Task directions:
Only one stretch of the listing below is wanted. Give it again exactly, from the line with "A token-bucket rate limiter has capacity 3" through the line with "1ms, 1ms, 3ms].".

Records provided:
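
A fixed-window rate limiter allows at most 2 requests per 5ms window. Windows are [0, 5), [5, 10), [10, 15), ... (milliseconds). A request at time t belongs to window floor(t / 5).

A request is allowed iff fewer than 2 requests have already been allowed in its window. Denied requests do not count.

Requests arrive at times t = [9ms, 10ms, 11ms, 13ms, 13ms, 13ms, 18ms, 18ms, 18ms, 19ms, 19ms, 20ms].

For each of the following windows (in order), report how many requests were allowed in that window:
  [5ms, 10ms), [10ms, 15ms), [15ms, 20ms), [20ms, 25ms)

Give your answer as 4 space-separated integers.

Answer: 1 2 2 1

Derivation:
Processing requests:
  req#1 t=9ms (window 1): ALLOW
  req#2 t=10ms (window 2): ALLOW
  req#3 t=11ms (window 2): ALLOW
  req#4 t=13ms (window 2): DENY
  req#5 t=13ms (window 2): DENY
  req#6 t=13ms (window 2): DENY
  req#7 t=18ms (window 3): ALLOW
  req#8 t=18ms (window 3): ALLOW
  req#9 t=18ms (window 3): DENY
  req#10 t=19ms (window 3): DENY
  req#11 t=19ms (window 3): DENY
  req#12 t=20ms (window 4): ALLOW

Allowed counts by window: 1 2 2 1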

* * *

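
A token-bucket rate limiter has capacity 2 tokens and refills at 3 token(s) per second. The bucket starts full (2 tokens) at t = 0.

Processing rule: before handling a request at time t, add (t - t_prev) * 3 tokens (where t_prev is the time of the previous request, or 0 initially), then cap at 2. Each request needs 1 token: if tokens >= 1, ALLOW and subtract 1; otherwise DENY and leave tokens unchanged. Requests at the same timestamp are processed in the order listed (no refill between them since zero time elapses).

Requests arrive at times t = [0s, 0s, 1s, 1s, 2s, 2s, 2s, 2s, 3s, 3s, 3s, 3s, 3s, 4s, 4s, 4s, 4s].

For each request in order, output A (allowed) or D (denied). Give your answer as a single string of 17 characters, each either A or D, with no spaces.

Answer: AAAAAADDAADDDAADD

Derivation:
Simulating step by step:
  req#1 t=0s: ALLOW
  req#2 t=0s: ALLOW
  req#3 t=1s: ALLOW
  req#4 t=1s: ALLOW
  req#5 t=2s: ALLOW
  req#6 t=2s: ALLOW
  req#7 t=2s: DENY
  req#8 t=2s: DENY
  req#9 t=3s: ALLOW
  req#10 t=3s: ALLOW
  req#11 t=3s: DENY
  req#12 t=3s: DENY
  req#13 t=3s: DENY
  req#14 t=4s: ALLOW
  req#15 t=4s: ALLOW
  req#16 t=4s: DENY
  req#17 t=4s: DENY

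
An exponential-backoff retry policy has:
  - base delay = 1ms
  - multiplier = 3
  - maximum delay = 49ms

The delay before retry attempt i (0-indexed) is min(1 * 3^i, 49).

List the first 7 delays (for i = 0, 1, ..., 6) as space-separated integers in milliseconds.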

...

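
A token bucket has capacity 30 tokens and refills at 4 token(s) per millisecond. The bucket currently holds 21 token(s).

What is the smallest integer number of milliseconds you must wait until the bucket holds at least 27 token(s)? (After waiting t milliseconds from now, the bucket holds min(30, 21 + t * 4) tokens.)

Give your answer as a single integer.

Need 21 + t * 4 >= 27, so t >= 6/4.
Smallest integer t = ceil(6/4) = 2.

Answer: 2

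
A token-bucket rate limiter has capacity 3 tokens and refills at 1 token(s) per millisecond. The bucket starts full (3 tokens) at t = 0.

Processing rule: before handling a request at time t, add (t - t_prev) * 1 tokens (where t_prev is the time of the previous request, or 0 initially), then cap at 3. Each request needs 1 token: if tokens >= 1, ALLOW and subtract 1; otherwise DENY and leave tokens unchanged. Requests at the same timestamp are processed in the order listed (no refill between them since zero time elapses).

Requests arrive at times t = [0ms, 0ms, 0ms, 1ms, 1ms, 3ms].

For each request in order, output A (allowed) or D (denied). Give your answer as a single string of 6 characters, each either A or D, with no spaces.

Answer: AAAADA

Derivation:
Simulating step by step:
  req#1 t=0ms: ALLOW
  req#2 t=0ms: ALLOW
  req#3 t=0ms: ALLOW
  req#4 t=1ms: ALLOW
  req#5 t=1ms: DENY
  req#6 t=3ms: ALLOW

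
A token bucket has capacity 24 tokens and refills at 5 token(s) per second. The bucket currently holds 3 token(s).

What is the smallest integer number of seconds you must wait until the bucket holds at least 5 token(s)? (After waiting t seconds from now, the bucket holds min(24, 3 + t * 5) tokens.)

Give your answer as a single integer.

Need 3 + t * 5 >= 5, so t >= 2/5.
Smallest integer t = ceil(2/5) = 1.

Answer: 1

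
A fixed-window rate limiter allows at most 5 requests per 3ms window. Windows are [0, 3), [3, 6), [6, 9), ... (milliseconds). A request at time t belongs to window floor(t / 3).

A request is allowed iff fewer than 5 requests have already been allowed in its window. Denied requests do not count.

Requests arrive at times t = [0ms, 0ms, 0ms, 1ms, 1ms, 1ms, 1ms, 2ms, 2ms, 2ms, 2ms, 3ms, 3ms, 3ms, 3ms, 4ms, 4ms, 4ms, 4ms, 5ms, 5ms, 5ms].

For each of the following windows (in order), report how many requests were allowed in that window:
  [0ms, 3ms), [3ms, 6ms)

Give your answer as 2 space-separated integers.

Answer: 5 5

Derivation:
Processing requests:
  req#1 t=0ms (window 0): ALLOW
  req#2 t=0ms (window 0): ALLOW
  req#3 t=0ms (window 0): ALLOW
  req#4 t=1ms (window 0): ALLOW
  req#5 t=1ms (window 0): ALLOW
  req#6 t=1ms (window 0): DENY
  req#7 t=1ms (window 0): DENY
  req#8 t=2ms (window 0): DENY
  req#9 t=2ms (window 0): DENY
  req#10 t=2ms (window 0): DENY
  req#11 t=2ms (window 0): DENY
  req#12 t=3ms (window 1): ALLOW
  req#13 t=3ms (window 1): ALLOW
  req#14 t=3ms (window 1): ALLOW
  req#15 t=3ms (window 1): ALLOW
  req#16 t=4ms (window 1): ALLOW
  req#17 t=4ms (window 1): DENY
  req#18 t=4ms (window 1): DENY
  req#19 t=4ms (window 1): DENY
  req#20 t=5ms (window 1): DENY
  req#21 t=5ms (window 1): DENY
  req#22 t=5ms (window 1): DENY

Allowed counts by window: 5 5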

Result of this exercise:
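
A token-bucket rate limiter has capacity 3 tokens and refills at 1 token(s) per millisecond. The bucket starts full (3 tokens) at t = 0.

Processing rule: before handling a request at time t, add (t - t_prev) * 1 tokens (where t_prev is the time of the previous request, or 0 initially), then cap at 3. Each request needs 1 token: if tokens >= 1, ALLOW and subtract 1; otherwise DENY and leave tokens unchanged. Requests at the same timestamp are processed in the order listed (no refill between them since zero time elapses).

Requests arrive at times t = [0ms, 0ms, 0ms, 1ms, 1ms, 3ms].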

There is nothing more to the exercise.